PROMPT
Keep every character as it is and output all of the records.

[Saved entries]
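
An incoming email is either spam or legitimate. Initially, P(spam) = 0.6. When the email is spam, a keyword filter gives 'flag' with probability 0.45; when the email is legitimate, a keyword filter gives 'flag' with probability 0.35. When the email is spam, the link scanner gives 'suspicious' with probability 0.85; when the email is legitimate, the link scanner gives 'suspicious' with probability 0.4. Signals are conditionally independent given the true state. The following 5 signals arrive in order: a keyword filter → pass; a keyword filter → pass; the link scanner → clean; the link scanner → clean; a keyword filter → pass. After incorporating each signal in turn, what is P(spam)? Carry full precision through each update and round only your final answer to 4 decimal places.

After a keyword filter='pass': P(spam) = 0.55·0.6000 / (0.55·0.6000 + 0.65·0.4000) ≈ 0.5593
After a keyword filter='pass': P(spam) = 0.55·0.5593 / (0.55·0.5593 + 0.65·0.4407) ≈ 0.5178
After the link scanner='clean': P(spam) = 0.15·0.5178 / (0.15·0.5178 + 0.6·0.4822) ≈ 0.2117
After the link scanner='clean': P(spam) = 0.15·0.2117 / (0.15·0.2117 + 0.6·0.7883) ≈ 0.0629
After a keyword filter='pass': P(spam) = 0.55·0.0629 / (0.55·0.0629 + 0.65·0.9371) ≈ 0.0537

0.0537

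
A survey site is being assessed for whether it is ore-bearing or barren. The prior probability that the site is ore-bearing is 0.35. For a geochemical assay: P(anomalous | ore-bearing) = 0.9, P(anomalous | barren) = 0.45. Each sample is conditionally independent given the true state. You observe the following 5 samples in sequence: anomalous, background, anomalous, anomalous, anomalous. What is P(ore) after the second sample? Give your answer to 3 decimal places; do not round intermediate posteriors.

0.164

After 'anomalous': P(ore) = 0.9·0.3500 / (0.9·0.3500 + 0.45·0.6500) ≈ 0.5185
After 'background': P(ore) = 0.1·0.5185 / (0.1·0.5185 + 0.55·0.4815) ≈ 0.1637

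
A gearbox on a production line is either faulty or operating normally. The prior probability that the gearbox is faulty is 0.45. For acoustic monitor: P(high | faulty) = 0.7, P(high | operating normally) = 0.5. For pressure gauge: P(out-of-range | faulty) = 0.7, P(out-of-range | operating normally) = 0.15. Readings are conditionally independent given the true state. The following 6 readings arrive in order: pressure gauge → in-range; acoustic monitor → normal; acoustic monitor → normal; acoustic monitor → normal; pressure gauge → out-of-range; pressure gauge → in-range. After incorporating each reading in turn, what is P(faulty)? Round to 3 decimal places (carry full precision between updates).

0.093

After pressure gauge='in-range': P(faulty) = 0.3·0.4500 / (0.3·0.4500 + 0.85·0.5500) ≈ 0.2241
After acoustic monitor='normal': P(faulty) = 0.3·0.2241 / (0.3·0.2241 + 0.5·0.7759) ≈ 0.1477
After acoustic monitor='normal': P(faulty) = 0.3·0.1477 / (0.3·0.1477 + 0.5·0.8523) ≈ 0.0942
After acoustic monitor='normal': P(faulty) = 0.3·0.0942 / (0.3·0.0942 + 0.5·0.9058) ≈ 0.0587
After pressure gauge='out-of-range': P(faulty) = 0.7·0.0587 / (0.7·0.0587 + 0.15·0.9413) ≈ 0.2255
After pressure gauge='in-range': P(faulty) = 0.3·0.2255 / (0.3·0.2255 + 0.85·0.7745) ≈ 0.0932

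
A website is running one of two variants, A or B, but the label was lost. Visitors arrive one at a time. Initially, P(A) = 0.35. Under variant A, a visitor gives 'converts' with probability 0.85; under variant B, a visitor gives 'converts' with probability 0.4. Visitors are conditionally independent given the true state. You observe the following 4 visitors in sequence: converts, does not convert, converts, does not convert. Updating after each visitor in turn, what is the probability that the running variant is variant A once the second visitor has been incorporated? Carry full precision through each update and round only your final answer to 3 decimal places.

After 'converts': P(A) = 0.85·0.3500 / (0.85·0.3500 + 0.4·0.6500) ≈ 0.5336
After 'does not convert': P(A) = 0.15·0.5336 / (0.15·0.5336 + 0.6·0.4664) ≈ 0.2224

0.222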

EXERCISE RESPONSE
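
An incoming email is either spam or legitimate. Initially, P(spam) = 0.6. When the email is spam, a keyword filter gives 'flag' with probability 0.45; when the email is legitimate, a keyword filter gives 'flag' with probability 0.35. When the email is spam, the link scanner gives 'suspicious' with probability 0.85; when the email is legitimate, the link scanner gives 'suspicious' with probability 0.4. Signals are conditionally independent given the true state. The following 5 signals arrive in order: a keyword filter → pass; a keyword filter → pass; the link scanner → clean; the link scanner → clean; a keyword filter → pass. After incorporating each signal in turn, what is P(spam)? Carry full precision through each update and round only your final answer to 4 decimal places.

After a keyword filter='pass': P(spam) = 0.55·0.6000 / (0.55·0.6000 + 0.65·0.4000) ≈ 0.5593
After a keyword filter='pass': P(spam) = 0.55·0.5593 / (0.55·0.5593 + 0.65·0.4407) ≈ 0.5178
After the link scanner='clean': P(spam) = 0.15·0.5178 / (0.15·0.5178 + 0.6·0.4822) ≈ 0.2117
After the link scanner='clean': P(spam) = 0.15·0.2117 / (0.15·0.2117 + 0.6·0.7883) ≈ 0.0629
After a keyword filter='pass': P(spam) = 0.55·0.0629 / (0.55·0.0629 + 0.65·0.9371) ≈ 0.0537

0.0537

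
A survey site is being assessed for whether it is ore-bearing or barren. The prior probability that the site is ore-bearing is 0.35. For a geochemical assay: P(anomalous | ore-bearing) = 0.9, P(anomalous | barren) = 0.45. Each sample is conditionally independent given the true state. You observe the following 5 samples in sequence: anomalous, background, anomalous, anomalous, anomalous. What is P(ore) after the second sample? Give your answer to 3 decimal places; do not round intermediate posteriors.

0.164

After 'anomalous': P(ore) = 0.9·0.3500 / (0.9·0.3500 + 0.45·0.6500) ≈ 0.5185
After 'background': P(ore) = 0.1·0.5185 / (0.1·0.5185 + 0.55·0.4815) ≈ 0.1637

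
A gearbox on a production line is either faulty or operating normally. The prior probability that the gearbox is faulty is 0.45. For acoustic monitor: P(high | faulty) = 0.7, P(high | operating normally) = 0.5. For pressure gauge: P(out-of-range | faulty) = 0.7, P(out-of-range | operating normally) = 0.15. Readings are conditionally independent given the true state. The following 6 readings arrive in order: pressure gauge → in-range; acoustic monitor → normal; acoustic monitor → normal; acoustic monitor → normal; pressure gauge → out-of-range; pressure gauge → in-range. After incorporating each reading in turn, what is P(faulty)? Round to 3 decimal places (carry full precision between updates).

0.093

After pressure gauge='in-range': P(faulty) = 0.3·0.4500 / (0.3·0.4500 + 0.85·0.5500) ≈ 0.2241
After acoustic monitor='normal': P(faulty) = 0.3·0.2241 / (0.3·0.2241 + 0.5·0.7759) ≈ 0.1477
After acoustic monitor='normal': P(faulty) = 0.3·0.1477 / (0.3·0.1477 + 0.5·0.8523) ≈ 0.0942
After acoustic monitor='normal': P(faulty) = 0.3·0.0942 / (0.3·0.0942 + 0.5·0.9058) ≈ 0.0587
After pressure gauge='out-of-range': P(faulty) = 0.7·0.0587 / (0.7·0.0587 + 0.15·0.9413) ≈ 0.2255
After pressure gauge='in-range': P(faulty) = 0.3·0.2255 / (0.3·0.2255 + 0.85·0.7745) ≈ 0.0932

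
A website is running one of two variants, A or B, but the label was lost. Visitors arrive one at a time. Initially, P(A) = 0.35. Under variant A, a visitor gives 'converts' with probability 0.85; under variant B, a visitor gives 'converts' with probability 0.4. Visitors are conditionally independent given the true state. You observe the following 4 visitors in sequence: converts, does not convert, converts, does not convert. Updating after each visitor in turn, what is the probability that the running variant is variant A once the second visitor has been incorporated? Carry full precision through each update and round only your final answer to 3 decimal places.

After 'converts': P(A) = 0.85·0.3500 / (0.85·0.3500 + 0.4·0.6500) ≈ 0.5336
After 'does not convert': P(A) = 0.15·0.5336 / (0.15·0.5336 + 0.6·0.4664) ≈ 0.2224

0.222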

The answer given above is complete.